++++ Data records
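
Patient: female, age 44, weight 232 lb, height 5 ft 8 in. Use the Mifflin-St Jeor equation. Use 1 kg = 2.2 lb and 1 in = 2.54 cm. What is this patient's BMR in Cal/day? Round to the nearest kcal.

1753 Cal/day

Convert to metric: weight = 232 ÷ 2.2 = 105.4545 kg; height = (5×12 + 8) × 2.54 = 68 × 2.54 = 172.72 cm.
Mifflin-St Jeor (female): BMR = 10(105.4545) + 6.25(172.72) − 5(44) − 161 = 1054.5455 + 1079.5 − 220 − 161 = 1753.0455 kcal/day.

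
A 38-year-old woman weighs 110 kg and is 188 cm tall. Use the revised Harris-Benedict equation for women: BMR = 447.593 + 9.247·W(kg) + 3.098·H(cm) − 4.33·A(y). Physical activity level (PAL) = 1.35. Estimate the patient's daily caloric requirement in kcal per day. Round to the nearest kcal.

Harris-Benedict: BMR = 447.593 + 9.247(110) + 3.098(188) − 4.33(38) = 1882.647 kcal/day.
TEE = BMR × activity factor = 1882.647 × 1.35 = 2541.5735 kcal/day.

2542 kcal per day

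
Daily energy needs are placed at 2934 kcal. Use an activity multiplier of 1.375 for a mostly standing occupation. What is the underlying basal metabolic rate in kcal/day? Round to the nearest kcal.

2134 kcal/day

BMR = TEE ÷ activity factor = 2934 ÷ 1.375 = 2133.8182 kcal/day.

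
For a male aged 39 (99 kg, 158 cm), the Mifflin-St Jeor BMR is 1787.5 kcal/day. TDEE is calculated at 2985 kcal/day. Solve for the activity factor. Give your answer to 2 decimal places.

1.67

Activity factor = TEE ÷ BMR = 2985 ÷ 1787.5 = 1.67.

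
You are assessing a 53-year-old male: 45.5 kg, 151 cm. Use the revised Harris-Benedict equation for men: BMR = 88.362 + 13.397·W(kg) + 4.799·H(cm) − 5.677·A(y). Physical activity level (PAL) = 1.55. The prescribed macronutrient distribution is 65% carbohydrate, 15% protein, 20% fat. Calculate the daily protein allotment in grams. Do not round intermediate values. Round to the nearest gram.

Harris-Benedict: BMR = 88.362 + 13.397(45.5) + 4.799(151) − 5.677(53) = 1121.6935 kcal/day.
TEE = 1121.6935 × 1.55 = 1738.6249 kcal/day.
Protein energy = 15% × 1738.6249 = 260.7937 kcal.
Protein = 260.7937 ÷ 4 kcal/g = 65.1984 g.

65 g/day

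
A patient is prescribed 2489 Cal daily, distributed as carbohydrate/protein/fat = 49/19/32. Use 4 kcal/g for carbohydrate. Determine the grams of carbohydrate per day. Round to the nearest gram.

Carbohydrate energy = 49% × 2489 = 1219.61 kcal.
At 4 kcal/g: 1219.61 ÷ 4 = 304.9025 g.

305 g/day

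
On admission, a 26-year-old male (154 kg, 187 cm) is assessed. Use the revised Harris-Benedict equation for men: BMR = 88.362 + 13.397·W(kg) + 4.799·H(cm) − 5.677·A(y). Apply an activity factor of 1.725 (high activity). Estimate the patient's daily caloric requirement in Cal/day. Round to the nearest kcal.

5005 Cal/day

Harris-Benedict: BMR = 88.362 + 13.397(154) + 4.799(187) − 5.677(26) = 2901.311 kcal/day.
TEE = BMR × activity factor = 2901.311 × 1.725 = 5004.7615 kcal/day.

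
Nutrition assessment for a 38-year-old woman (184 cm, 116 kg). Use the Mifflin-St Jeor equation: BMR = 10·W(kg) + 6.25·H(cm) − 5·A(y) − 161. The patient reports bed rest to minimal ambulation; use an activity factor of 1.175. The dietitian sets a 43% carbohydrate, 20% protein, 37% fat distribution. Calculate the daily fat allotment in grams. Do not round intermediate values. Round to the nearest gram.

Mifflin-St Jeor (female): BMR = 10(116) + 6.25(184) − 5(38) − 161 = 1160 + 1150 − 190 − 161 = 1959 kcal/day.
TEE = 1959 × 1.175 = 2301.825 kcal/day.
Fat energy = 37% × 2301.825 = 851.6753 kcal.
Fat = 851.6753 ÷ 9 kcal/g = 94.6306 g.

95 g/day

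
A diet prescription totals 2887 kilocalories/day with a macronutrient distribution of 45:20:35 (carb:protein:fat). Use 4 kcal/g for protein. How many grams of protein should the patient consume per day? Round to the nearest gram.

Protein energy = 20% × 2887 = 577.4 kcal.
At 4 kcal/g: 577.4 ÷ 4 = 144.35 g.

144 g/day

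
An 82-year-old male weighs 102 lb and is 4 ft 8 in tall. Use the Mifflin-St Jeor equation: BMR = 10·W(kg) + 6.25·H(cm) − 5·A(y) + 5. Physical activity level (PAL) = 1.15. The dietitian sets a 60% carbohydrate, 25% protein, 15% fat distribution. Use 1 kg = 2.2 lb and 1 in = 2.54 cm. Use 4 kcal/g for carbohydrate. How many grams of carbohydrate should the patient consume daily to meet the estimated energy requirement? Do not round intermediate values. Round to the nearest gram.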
++++++++
++++ Data records
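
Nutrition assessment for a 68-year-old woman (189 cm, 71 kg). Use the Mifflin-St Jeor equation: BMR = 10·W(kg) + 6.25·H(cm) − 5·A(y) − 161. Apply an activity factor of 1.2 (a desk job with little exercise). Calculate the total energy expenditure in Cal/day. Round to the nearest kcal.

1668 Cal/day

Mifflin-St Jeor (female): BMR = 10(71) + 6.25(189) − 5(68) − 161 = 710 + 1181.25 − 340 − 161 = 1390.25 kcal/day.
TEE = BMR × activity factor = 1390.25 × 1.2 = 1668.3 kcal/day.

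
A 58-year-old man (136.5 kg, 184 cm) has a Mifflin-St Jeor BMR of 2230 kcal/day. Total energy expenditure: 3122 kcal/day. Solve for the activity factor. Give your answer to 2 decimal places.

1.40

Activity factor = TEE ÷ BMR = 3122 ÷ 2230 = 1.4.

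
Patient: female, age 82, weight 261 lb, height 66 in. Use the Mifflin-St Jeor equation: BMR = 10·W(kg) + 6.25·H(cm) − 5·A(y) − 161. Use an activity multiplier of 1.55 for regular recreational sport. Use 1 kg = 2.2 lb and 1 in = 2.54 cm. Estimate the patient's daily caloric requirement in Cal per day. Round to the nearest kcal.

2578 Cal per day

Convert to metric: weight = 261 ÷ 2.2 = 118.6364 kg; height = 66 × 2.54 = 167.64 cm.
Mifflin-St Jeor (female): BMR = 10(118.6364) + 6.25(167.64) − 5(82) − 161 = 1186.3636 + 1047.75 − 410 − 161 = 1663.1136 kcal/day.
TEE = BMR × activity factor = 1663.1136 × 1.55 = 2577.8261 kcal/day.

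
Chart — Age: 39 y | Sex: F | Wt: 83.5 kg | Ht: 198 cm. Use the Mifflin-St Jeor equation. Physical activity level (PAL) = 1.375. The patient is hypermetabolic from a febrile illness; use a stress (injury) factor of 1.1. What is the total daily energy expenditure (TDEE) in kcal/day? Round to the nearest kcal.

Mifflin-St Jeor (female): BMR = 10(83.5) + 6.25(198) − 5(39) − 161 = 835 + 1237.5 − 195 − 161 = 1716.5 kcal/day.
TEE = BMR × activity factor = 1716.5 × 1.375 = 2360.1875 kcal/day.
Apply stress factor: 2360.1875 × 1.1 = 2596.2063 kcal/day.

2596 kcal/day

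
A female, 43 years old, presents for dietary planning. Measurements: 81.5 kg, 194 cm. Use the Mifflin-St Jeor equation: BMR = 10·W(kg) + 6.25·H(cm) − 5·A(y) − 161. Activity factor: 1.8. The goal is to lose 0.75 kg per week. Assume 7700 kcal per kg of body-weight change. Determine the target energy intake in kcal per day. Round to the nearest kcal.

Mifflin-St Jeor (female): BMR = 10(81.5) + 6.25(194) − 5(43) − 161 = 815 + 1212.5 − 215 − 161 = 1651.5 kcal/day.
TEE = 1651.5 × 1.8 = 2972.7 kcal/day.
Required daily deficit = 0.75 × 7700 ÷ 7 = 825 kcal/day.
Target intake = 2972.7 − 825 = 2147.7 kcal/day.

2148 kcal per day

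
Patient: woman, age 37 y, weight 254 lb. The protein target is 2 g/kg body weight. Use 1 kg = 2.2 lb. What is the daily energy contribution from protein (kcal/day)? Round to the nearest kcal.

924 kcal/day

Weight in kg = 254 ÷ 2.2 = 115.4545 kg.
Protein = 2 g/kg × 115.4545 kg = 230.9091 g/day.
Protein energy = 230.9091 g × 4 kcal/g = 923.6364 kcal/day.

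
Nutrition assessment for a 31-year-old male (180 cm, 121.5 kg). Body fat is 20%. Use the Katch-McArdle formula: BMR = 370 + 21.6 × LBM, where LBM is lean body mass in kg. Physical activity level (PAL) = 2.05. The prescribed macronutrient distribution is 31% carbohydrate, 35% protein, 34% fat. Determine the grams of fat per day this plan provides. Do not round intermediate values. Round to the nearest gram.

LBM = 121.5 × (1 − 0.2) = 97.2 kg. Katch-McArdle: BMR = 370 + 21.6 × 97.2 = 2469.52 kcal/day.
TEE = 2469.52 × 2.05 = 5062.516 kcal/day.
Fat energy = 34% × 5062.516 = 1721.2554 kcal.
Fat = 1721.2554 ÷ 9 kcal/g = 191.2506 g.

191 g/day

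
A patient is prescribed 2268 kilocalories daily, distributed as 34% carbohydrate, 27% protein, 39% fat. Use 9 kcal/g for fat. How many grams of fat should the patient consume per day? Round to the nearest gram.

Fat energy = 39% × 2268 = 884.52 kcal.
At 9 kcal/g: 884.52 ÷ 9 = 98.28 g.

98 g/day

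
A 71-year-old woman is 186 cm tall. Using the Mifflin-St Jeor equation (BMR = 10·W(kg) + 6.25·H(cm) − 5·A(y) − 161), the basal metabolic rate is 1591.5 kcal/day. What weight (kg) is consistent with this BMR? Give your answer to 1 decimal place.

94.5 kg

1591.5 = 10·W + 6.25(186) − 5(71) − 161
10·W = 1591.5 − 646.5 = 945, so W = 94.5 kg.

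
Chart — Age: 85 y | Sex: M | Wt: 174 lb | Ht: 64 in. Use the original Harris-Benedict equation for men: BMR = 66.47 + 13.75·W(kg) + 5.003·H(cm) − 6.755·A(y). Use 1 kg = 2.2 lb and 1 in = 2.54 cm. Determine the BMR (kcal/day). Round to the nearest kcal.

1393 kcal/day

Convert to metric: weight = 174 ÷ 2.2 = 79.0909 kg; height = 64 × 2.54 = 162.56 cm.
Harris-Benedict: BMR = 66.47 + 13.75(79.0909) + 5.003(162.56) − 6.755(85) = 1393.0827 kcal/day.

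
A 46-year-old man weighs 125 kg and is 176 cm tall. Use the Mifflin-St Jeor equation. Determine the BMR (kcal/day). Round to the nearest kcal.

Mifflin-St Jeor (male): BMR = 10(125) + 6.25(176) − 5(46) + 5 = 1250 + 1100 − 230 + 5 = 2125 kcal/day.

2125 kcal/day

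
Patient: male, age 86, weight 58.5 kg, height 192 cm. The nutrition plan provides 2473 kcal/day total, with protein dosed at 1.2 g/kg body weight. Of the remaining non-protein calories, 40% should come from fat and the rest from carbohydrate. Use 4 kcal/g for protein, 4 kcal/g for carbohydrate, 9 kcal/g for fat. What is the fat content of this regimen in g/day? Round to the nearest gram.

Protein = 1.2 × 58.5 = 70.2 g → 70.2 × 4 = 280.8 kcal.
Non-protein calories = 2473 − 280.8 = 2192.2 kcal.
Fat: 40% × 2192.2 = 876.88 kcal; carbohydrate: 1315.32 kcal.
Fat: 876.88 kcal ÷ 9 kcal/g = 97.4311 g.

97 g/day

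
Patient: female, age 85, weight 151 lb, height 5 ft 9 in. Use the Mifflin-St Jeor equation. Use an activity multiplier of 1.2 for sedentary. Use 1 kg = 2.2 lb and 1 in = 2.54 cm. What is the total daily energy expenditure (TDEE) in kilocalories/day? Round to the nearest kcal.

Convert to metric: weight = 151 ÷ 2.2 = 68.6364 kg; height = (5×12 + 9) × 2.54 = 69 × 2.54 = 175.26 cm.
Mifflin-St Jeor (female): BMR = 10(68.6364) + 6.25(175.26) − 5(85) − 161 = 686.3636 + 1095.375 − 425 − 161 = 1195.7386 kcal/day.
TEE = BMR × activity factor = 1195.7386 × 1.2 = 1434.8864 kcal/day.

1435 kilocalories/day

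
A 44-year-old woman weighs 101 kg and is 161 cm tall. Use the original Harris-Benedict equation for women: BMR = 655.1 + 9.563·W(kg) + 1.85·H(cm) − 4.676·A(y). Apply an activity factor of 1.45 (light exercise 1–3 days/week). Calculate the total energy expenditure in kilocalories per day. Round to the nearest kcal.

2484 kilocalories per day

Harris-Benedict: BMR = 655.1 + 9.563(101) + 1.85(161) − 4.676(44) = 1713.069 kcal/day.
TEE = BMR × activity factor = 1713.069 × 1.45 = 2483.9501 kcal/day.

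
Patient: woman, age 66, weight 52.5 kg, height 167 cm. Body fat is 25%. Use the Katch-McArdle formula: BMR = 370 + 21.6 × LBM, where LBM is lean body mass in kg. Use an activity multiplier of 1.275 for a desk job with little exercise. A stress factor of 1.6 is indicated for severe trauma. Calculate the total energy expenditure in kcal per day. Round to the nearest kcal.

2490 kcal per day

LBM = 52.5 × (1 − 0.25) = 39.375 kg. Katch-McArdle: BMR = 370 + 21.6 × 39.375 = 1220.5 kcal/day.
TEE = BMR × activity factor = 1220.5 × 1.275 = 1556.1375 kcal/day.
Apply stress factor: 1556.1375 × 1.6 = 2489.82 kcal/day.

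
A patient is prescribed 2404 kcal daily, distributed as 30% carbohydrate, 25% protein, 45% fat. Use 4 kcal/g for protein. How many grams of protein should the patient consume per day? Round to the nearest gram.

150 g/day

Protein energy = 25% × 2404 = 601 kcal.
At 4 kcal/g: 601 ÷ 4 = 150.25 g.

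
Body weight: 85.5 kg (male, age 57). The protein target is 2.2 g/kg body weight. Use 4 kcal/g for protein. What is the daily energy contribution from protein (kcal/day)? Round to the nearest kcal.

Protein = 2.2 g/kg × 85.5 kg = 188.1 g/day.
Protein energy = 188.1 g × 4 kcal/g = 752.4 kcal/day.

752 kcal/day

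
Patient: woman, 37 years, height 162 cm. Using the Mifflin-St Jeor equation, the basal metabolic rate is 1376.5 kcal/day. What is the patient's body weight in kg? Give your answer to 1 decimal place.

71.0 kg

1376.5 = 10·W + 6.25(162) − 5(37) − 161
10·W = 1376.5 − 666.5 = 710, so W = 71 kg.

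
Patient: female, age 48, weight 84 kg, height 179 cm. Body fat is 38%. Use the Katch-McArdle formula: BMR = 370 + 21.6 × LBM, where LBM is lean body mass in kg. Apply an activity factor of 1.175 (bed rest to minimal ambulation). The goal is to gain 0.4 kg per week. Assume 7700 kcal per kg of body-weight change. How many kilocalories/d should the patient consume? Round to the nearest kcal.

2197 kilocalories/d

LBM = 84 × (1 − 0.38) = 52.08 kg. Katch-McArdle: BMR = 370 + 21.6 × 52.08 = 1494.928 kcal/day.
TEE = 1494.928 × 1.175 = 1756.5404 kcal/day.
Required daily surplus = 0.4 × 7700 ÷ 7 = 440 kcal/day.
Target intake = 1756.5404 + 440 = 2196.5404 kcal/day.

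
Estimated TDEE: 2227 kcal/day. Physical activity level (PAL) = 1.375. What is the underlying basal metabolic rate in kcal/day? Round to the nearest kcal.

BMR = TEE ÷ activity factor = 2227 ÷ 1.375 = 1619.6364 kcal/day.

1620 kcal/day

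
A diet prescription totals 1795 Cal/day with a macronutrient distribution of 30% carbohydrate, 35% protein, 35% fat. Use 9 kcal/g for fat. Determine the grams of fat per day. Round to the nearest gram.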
++++++++
++++ Data records
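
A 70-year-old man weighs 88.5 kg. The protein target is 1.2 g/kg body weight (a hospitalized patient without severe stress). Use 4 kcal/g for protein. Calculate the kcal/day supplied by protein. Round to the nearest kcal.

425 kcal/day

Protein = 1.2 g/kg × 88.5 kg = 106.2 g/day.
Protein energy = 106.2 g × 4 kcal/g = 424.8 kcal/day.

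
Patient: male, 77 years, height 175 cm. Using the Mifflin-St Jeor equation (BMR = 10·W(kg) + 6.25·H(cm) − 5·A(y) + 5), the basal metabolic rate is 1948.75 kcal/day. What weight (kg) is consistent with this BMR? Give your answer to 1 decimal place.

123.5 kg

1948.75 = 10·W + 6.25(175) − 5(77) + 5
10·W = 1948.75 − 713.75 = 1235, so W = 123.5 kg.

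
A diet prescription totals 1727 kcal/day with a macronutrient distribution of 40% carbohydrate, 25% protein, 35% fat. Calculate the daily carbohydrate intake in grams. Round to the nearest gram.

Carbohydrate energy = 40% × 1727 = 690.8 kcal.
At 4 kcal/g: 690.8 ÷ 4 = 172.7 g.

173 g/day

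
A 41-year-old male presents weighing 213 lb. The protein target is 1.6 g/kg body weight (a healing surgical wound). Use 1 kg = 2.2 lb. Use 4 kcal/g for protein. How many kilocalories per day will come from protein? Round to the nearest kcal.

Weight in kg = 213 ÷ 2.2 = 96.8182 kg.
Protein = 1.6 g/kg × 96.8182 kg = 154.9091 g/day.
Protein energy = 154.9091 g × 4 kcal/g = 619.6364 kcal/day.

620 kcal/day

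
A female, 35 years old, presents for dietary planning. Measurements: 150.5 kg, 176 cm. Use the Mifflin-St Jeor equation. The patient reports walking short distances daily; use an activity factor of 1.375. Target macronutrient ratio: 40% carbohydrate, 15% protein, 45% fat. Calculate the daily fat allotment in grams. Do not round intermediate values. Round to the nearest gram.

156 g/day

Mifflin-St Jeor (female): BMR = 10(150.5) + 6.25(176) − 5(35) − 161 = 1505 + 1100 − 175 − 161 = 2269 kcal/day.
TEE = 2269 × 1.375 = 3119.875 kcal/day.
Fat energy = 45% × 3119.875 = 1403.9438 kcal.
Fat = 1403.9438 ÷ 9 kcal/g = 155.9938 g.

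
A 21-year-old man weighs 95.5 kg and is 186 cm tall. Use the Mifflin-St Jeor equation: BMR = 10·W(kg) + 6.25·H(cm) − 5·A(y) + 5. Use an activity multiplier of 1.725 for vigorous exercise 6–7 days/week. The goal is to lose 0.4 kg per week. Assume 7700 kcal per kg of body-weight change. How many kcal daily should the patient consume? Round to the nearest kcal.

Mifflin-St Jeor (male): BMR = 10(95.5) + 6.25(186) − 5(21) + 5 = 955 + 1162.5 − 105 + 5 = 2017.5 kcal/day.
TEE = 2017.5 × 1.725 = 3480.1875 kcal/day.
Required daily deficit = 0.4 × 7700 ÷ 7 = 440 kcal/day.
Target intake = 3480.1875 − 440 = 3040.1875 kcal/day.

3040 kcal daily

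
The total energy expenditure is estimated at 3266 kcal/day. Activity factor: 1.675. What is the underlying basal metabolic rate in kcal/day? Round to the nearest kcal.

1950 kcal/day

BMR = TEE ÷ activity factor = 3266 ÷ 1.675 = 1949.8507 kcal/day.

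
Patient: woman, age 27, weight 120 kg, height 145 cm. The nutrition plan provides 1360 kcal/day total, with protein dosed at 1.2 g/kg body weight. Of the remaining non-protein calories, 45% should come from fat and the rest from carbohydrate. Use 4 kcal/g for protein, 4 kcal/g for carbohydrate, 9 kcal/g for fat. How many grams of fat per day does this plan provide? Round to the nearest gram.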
++++++++
* **Exercise requirements**
Every line above from the line with "Patient: female, age 48, weight" to the line with "A diet prescription totals 1795", inclusive, must be returned exactly; no other line belongs in the reply.

* **Solution to the exercise**
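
Patient: female, age 48, weight 84 kg, height 179 cm. Body fat is 38%. Use the Katch-McArdle formula: BMR = 370 + 21.6 × LBM, where LBM is lean body mass in kg. Apply an activity factor of 1.175 (bed rest to minimal ambulation). The goal is to gain 0.4 kg per week. Assume 7700 kcal per kg of body-weight change. How many kilocalories/d should the patient consume? Round to the nearest kcal.

2197 kilocalories/d

LBM = 84 × (1 − 0.38) = 52.08 kg. Katch-McArdle: BMR = 370 + 21.6 × 52.08 = 1494.928 kcal/day.
TEE = 1494.928 × 1.175 = 1756.5404 kcal/day.
Required daily surplus = 0.4 × 7700 ÷ 7 = 440 kcal/day.
Target intake = 1756.5404 + 440 = 2196.5404 kcal/day.

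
Estimated TDEE: 2227 kcal/day. Physical activity level (PAL) = 1.375. What is the underlying basal metabolic rate in kcal/day? Round to the nearest kcal.

BMR = TEE ÷ activity factor = 2227 ÷ 1.375 = 1619.6364 kcal/day.

1620 kcal/day

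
A diet prescription totals 1795 Cal/day with a macronutrient distribution of 30% carbohydrate, 35% protein, 35% fat. Use 9 kcal/g for fat. Determine the grams of fat per day. Round to the nearest gram.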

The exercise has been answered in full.